(TASK GOAL):
Check each line of the data below for the string "Distance". Then give the number of lines that have it, without anything else.

(MATERIAL FOR THIS TASK):
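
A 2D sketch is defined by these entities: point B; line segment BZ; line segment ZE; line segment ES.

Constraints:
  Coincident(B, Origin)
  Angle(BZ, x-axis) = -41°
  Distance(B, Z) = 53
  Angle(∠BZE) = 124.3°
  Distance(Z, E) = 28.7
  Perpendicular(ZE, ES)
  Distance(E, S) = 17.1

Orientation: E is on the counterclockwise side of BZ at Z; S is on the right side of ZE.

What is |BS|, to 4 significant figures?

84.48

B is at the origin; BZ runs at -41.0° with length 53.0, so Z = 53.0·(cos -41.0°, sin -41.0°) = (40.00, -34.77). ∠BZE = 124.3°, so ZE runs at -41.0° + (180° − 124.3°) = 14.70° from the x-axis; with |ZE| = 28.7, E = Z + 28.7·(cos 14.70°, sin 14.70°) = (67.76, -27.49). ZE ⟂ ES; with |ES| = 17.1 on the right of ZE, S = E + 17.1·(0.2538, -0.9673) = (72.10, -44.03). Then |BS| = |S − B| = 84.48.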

(REPLY):
3